↓

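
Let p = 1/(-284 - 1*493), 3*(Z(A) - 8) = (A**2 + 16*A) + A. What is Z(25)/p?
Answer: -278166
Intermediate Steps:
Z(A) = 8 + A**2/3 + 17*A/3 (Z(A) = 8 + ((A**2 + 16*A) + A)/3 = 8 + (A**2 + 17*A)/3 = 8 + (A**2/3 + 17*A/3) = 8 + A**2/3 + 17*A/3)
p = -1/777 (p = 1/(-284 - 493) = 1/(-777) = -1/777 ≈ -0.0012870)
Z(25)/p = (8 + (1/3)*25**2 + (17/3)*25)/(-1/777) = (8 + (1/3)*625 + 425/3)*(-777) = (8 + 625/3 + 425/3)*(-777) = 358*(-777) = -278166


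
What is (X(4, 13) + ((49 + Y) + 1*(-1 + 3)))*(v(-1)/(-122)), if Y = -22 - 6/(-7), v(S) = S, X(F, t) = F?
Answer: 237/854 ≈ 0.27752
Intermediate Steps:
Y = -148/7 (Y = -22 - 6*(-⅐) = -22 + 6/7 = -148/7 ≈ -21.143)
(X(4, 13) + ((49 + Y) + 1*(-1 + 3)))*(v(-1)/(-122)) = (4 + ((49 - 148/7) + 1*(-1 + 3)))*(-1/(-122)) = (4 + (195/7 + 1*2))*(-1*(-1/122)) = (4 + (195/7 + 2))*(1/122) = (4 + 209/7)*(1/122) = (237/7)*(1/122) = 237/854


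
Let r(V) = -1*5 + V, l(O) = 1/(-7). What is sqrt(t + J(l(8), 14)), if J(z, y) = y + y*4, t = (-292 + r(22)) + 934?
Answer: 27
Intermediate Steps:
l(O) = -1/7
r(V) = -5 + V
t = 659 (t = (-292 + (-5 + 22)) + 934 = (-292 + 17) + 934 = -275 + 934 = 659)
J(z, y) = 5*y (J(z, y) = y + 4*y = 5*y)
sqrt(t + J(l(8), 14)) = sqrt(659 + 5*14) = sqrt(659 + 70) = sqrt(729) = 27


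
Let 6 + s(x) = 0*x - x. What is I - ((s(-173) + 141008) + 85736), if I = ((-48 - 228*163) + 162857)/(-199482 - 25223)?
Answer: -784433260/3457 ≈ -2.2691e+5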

↑

I'd like the material repeated word for word, please.

▶ _Problem solution_
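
Let p = 1/(-284 - 1*493), 3*(Z(A) - 8) = (A**2 + 16*A) + A. What is Z(25)/p?
Answer: -278166
Intermediate Steps:
Z(A) = 8 + A**2/3 + 17*A/3 (Z(A) = 8 + ((A**2 + 16*A) + A)/3 = 8 + (A**2 + 17*A)/3 = 8 + (A**2/3 + 17*A/3) = 8 + A**2/3 + 17*A/3)
p = -1/777 (p = 1/(-284 - 493) = 1/(-777) = -1/777 ≈ -0.0012870)
Z(25)/p = (8 + (1/3)*25**2 + (17/3)*25)/(-1/777) = (8 + (1/3)*625 + 425/3)*(-777) = (8 + 625/3 + 425/3)*(-777) = 358*(-777) = -278166


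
What is (X(4, 13) + ((49 + Y) + 1*(-1 + 3)))*(v(-1)/(-122)), if Y = -22 - 6/(-7), v(S) = S, X(F, t) = F?
Answer: 237/854 ≈ 0.27752
Intermediate Steps:
Y = -148/7 (Y = -22 - 6*(-⅐) = -22 + 6/7 = -148/7 ≈ -21.143)
(X(4, 13) + ((49 + Y) + 1*(-1 + 3)))*(v(-1)/(-122)) = (4 + ((49 - 148/7) + 1*(-1 + 3)))*(-1/(-122)) = (4 + (195/7 + 1*2))*(-1*(-1/122)) = (4 + (195/7 + 2))*(1/122) = (4 + 209/7)*(1/122) = (237/7)*(1/122) = 237/854


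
Let r(V) = -1*5 + V, l(O) = 1/(-7). What is sqrt(t + J(l(8), 14)), if J(z, y) = y + y*4, t = (-292 + r(22)) + 934?
Answer: 27
Intermediate Steps:
l(O) = -1/7
r(V) = -5 + V
t = 659 (t = (-292 + (-5 + 22)) + 934 = (-292 + 17) + 934 = -275 + 934 = 659)
J(z, y) = 5*y (J(z, y) = y + 4*y = 5*y)
sqrt(t + J(l(8), 14)) = sqrt(659 + 5*14) = sqrt(659 + 70) = sqrt(729) = 27


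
Let 6 + s(x) = 0*x - x. What is I - ((s(-173) + 141008) + 85736), if I = ((-48 - 228*163) + 162857)/(-199482 - 25223)?
Answer: -784433260/3457 ≈ -2.2691e+5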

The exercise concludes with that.